[Exercise objective]
Show, from the records below, all lines that contain the word "generating".
==================================================
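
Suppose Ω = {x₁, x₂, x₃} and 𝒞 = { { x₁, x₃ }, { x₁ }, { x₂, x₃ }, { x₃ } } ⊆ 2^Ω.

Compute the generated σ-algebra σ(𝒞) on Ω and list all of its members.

Answer: σ(𝒞) = { ∅, { x₁ }, { x₂ }, { x₃ }, { x₁, x₂ }, { x₁, x₃ }, { x₂, x₃ }, Ω }

Check:
Begin from { ∅, { x₁ }, { x₃ }, { x₁, x₃ }, { x₂, x₃ }, Ω } (that is, 𝒞 plus ∅ and Ω).
Round 1 (2 new):
  { x₂ }  = { x₁, x₃ }ᶜ
  { x₁, x₂ }  = { x₃ }ᶜ
  (now 8)
After Round 2 the family is unchanged; done.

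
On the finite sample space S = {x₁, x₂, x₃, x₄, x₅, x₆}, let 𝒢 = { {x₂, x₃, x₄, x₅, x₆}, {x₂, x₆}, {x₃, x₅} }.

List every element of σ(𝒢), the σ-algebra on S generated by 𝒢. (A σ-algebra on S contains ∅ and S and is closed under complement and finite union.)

σ(𝒢) (16 sets): { {}, {x₁}, {x₄}, {x₁, x₄}, {x₂, x₆}, {x₃, x₅}, {x₁, x₂, x₆}, {x₁, x₃, x₅}, {x₂, x₄, x₆}, {x₃, x₄, x₅}, {x₁, x₂, x₄, x₆}, {x₁, x₃, x₄, x₅}, {x₂, x₃, x₅, x₆}, {x₁, x₂, x₃, x₅, x₆}, {x₂, x₃, x₄, x₅, x₆}, S }

Trace:
Seed the family with 𝒢 together with ∅ and S: { {}, {x₂, x₆}, {x₃, x₅}, {x₂, x₃, x₄, x₅, x₆}, S }.
Step 1 adds 4:
  {x₁}  = S∖{x₂, x₃, x₄, x₅, x₆}
  {x₁, x₂, x₄, x₆}  = S∖{x₃, x₅}
  {x₁, x₃, x₄, x₅}  = S∖{x₂, x₆}
  {x₂, x₃, x₅, x₆}  = {x₃, x₅} ∪ {x₂, x₆}
  — 9 sets.
Step 2: +4 →
  {x₁, x₄}  = S∖{x₂, x₃, x₅, x₆}
  {x₁, x₂, x₆}  = {x₂, x₆} ∪ {x₁}
  {x₁, x₃, x₅}  = {x₃, x₅} ∪ {x₁}
  {x₁, x₂, x₃, x₅, x₆}  = {x₂, x₃, x₅, x₆} ∪ {x₁}
  — 13 sets.
Step 3 (3 new):
  {x₄}  = S∖{x₁, x₂, x₃, x₅, x₆}
  {x₂, x₄, x₆}  = S∖{x₁, x₃, x₅}
  {x₃, x₄, x₅}  = S∖{x₁, x₂, x₆}
  — 16 sets.
Step 4: no new sets; the family is a σ-algebra.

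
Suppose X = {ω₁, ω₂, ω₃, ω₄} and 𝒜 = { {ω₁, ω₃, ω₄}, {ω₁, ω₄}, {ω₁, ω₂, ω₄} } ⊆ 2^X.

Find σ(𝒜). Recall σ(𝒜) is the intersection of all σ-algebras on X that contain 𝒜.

Take S₀ = 𝒜 ∪ {∅, X} = { ∅, {ω₁, ω₄}, {ω₁, ω₂, ω₄}, {ω₁, ω₃, ω₄}, X }.
Step 1 (3 new):
  {ω₂}  = X∖{ω₁, ω₃, ω₄}
  {ω₃}  = X∖{ω₁, ω₂, ω₄}
  {ω₂, ω₃}  = X∖{ω₁, ω₄}
Step 2 adds nothing — fixpoint reached.

|σ(𝒜)| = 8.  σ(𝒜) = { ∅, {ω₂}, {ω₃}, {ω₁, ω₄}, {ω₂, ω₃}, {ω₁, ω₂, ω₄}, {ω₁, ω₃, ω₄}, X }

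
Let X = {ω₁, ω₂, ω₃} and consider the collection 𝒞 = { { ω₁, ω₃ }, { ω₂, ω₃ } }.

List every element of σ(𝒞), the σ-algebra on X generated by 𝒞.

Answer: σ(𝒞) = { {  }, { ω₁ }, { ω₂ }, { ω₃ }, { ω₁, ω₂ }, { ω₁, ω₃ }, { ω₂, ω₃ }, X }

Check:
Take S₀ = 𝒞 ∪ {∅, X} = { {  }, { ω₁, ω₃ }, { ω₂, ω₃ }, X }.
Pass 1 adds 2:
  { ω₁ }  = { ω₂, ω₃ }ᶜ
  { ω₂ }  = { ω₁, ω₃ }ᶜ
  — 6 sets.
Pass 2: +1 →
  { ω₁, ω₂ }  = { ω₂ } ∪ { ω₁ }
  — 7 sets.
Pass 3 adds 1:
  { ω₃ }  = { ω₁, ω₂ }ᶜ
  — 8 sets.
Pass 4: stable.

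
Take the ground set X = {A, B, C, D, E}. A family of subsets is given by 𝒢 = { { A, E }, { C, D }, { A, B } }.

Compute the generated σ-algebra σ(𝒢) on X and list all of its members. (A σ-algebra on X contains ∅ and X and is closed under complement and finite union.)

σ(𝒢) (16 sets): { {  }, { A }, { B }, { E }, { A, B }, { A, E }, { B, E }, { C, D }, { A, B, E }, { A, C, D }, { B, C, D }, { C, D, E }, { A, B, C, D }, { A, C, D, E }, { B, C, D, E }, X }

Trace:
Begin from { {  }, { A, B }, { A, E }, { C, D }, X } (that is, 𝒢 plus ∅ and X).
Iteration 1. New:
  { A, B, E }  = complement { C, D }
  { B, C, D }  = complement { A, E }
  { C, D, E }  = complement { A, B }
  { A, B, C, D }  = { C, D } ∪ { A, B }
  { A, C, D, E }  = { C, D } ∪ { A, E }
  — 10 sets.
Iteration 2: 3 new —
  { B }  = complement { A, C, D, E }
  { E }  = complement { A, B, C, D }
  { B, C, D, E }  = { C, D, E } ∪ { B, C, D }
  — 13 sets.
Iteration 3 (2 new):
  { A }  = complement { B, C, D, E }
  { B, E }  = { B } ∪ { E }
  — 15 sets.
Iteration 4: 1 new —
  { A, C, D }  = complement { B, E }
  — 16 sets.
Iteration 5: no new sets; the family is a σ-algebra.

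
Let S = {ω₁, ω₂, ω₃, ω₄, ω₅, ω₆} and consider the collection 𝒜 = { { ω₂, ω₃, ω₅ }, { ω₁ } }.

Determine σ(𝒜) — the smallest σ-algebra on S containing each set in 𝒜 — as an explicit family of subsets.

Initial family (4 sets): { {  }, { ω₁ }, { ω₂, ω₃, ω₅ }, S }.
Step 1. New:
  { ω₁, ω₄, ω₆ }  = S∖{ ω₂, ω₃, ω₅ }
  { ω₁, ω₂, ω₃, ω₅ }  = { ω₂, ω₃, ω₅ } ∪ { ω₁ }
  { ω₂, ω₃, ω₄, ω₅, ω₆ }  = S∖{ ω₁ }
  [7 total]
Step 2. New:
  { ω₄, ω₆ }  = S∖{ ω₁, ω₂, ω₃, ω₅ }
  [8 total]
Step 3: no new sets; the family is a σ-algebra.

|σ(𝒜)| = 8.  σ(𝒜) = { {  }, { ω₁ }, { ω₄, ω₆ }, { ω₁, ω₄, ω₆ }, { ω₂, ω₃, ω₅ }, { ω₁, ω₂, ω₃, ω₅ }, { ω₂, ω₃, ω₄, ω₅, ω₆ }, S }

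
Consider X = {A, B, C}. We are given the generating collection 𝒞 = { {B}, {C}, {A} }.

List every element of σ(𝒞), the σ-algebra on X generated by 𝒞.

|σ(𝒞)| = 8.  σ(𝒞) = { ∅, {A}, {B}, {C}, {A,B}, {A,C}, {B,C}, X }

Check:
Begin from { ∅, {A}, {B}, {C}, X } (that is, 𝒞 plus ∅ and X).
Round 1: 3 new —
  {A,B}  = complement {C}
  {A,C}  = complement {B}
  {B,C}  = complement {A}
Round 2 adds nothing — fixpoint reached.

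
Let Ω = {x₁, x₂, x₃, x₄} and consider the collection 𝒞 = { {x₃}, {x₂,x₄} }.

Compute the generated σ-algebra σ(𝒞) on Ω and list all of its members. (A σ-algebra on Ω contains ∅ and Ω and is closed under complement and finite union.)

Initial family (4 sets): { {}, {x₃}, {x₂,x₄}, Ω }.
Iteration 1: 3 new —
  {x₁,x₃}  = complement {x₂,x₄}
  {x₁,x₂,x₄}  = complement {x₃}
  {x₂,x₃,x₄}  = {x₃} ∪ {x₂,x₄}
  [7 total]
Iteration 2: 1 new —
  {x₁}  = complement {x₂,x₃,x₄}
  [8 total]
Iteration 3 adds nothing — fixpoint reached.

|σ(𝒞)| = 8.  σ(𝒞) = { {}, {x₁}, {x₃}, {x₁,x₃}, {x₂,x₄}, {x₁,x₂,x₄}, {x₂,x₃,x₄}, Ω }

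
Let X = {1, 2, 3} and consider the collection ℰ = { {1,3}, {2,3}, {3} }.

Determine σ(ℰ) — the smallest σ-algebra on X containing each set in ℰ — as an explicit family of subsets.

Start: ℰ ∪ {∅, X} = { {}, {3}, {1,3}, {2,3}, X }.
Step 1. New:
  {1}  = {2,3}ᶜ
  {2}  = {1,3}ᶜ
  {1,2}  = {3}ᶜ
  (now 8)
Step 2: already closed under ᶜ and ∪.

|σ(ℰ)| = 8.  σ(ℰ) = { {}, {1}, {2}, {3}, {1,2}, {1,3}, {2,3}, X }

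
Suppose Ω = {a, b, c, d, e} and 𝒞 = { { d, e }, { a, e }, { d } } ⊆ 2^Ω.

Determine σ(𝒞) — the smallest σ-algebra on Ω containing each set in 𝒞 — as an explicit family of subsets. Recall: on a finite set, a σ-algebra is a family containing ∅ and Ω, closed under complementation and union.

Initial family (5 sets): { ∅, { d }, { a, e }, { d, e }, Ω }.
Pass 1 adds 4:
  { a, b, c }  = complement { d, e }
  { a, d, e }  = { d, e } ∪ { a, e }
  { b, c, d }  = complement { a, e }
  { a, b, c, e }  = complement { d }
  [9 total]
Pass 2: +3 →
  { b, c }  = complement { a, d, e }
  { a, b, c, d }  = { a, b, c } ∪ { b, c, d }
  { b, c, d, e }  = { b, c, d } ∪ { d, e }
  [12 total]
Pass 3: +2 →
  { a }  = complement { b, c, d, e }
  { e }  = complement { a, b, c, d }
  [14 total]
Pass 4: +2 →
  { a, d }  = { d } ∪ { a }
  { b, c, e }  = { b, c } ∪ { e }
  [16 total]
Pass 5: stable.

σ(𝒞) = { ∅, { a }, { d }, { e }, { a, d }, { a, e }, { b, c }, { d, e }, { a, b, c }, { a, d, e }, { b, c, d }, { b, c, e }, { a, b, c, d }, { a, b, c, e }, { b, c, d, e }, Ω }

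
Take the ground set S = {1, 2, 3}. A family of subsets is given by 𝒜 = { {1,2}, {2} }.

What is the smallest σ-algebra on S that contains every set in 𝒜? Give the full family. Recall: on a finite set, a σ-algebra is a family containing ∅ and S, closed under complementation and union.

σ(𝒜) (8 sets): { {}, {1}, {2}, {3}, {1,2}, {1,3}, {2,3}, S }

Trace:
Begin from { {}, {2}, {1,2}, S } (that is, 𝒜 plus ∅ and S).
Iteration 1: 2 new —
  {3}  = ᶜ of {1,2}
  {1,3}  = ᶜ of {2}
Iteration 2: 1 new —
  {2,3}  = {3} ∪ {2}
Iteration 3 (1 new):
  {1}  = ᶜ of {2,3}
Iteration 4: stable.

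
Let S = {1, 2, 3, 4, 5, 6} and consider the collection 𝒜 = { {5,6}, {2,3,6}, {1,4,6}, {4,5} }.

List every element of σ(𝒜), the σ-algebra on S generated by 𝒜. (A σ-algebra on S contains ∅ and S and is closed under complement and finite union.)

Start: 𝒜 ∪ {∅, S} = { ∅, {4,5}, {5,6}, {1,4,6}, {2,3,6}, S }.
Step 1 (9 new):
  {1,4,5}  = S∖{2,3,6}
  {2,3,5}  = S∖{1,4,6}
  {4,5,6}  = {4,5} ∪ {5,6}
  {1,2,3,4}  = S∖{5,6}
  {1,2,3,6}  = S∖{4,5}
  {1,4,5,6}  = {4,5} ∪ {1,4,6}
  {2,3,5,6}  = {5,6} ∪ {2,3,6}
  {1,2,3,4,6}  = {2,3,6} ∪ {1,4,6}
  {2,3,4,5,6}  = {4,5} ∪ {2,3,6}
  [15 total]
Step 2: 8 new —
  {1}  = S∖{2,3,4,5,6}
  {5}  = S∖{1,2,3,4,6}
  {1,4}  = S∖{2,3,5,6}
  {2,3}  = S∖{1,4,5,6}
  {1,2,3}  = S∖{4,5,6}
  {2,3,4,5}  = {4,5} ∪ {2,3,5}
  {1,2,3,4,5}  = {1,4,5} ∪ {2,3,5}
  {1,2,3,5,6}  = {5,6} ∪ {1,2,3,6}
  [23 total]
Step 3 (6 new):
  {4}  = S∖{1,2,3,5,6}
  {6}  = S∖{1,2,3,4,5}
  {1,5}  = {5} ∪ {1}
  {1,6}  = S∖{2,3,4,5}
  {1,5,6}  = {5,6} ∪ {1}
  {1,2,3,5}  = {1,2,3} ∪ {5}
  [29 total]
Step 4. New:
  {4,6}  = S∖{1,2,3,5}
  {2,3,4}  = S∖{1,5,6}
  {2,3,4,6}  = S∖{1,5}
  [32 total]
Step 5: already closed under ᶜ and ∪.

Therefore σ(𝒜) = { ∅, {1}, {4}, {5}, {6}, {1,4}, {1,5}, {1,6}, {2,3}, {4,5}, {4,6}, {5,6}, {1,2,3}, {1,4,5}, {1,4,6}, {1,5,6}, {2,3,4}, {2,3,5}, {2,3,6}, {4,5,6}, {1,2,3,4}, {1,2,3,5}, {1,2,3,6}, {1,4,5,6}, {2,3,4,5}, {2,3,4,6}, {2,3,5,6}, {1,2,3,4,5}, {1,2,3,4,6}, {1,2,3,5,6}, {2,3,4,5,6}, S } (|σ(𝒜)| = 32).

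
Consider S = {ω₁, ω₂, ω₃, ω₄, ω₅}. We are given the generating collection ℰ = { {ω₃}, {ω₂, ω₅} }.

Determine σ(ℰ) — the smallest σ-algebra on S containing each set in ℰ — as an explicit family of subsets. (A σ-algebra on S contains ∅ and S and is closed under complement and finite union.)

Seed the family with ℰ together with ∅ and S: { {}, {ω₃}, {ω₂, ω₅}, S }.
Round 1. New:
  {ω₁, ω₃, ω₄}  = complement {ω₂, ω₅}
  {ω₂, ω₃, ω₅}  = {ω₃} ∪ {ω₂, ω₅}
  {ω₁, ω₂, ω₄, ω₅}  = complement {ω₃}
  (now 7)
Round 2: +1 →
  {ω₁, ω₄}  = complement {ω₂, ω₃, ω₅}
  (now 8)
Round 3: closed — nothing new.

Therefore σ(ℰ) = { {}, {ω₃}, {ω₁, ω₄}, {ω₂, ω₅}, {ω₁, ω₃, ω₄}, {ω₂, ω₃, ω₅}, {ω₁, ω₂, ω₄, ω₅}, S } (|σ(ℰ)| = 8).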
==================================================
[Solution for this problem]
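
Consider X = {A, B, C}. We are given the generating collection 𝒞 = { {B}, {C}, {A} }.
Consider S = {ω₁, ω₂, ω₃, ω₄, ω₅}. We are given the generating collection ℰ = { {ω₃}, {ω₂, ω₅} }.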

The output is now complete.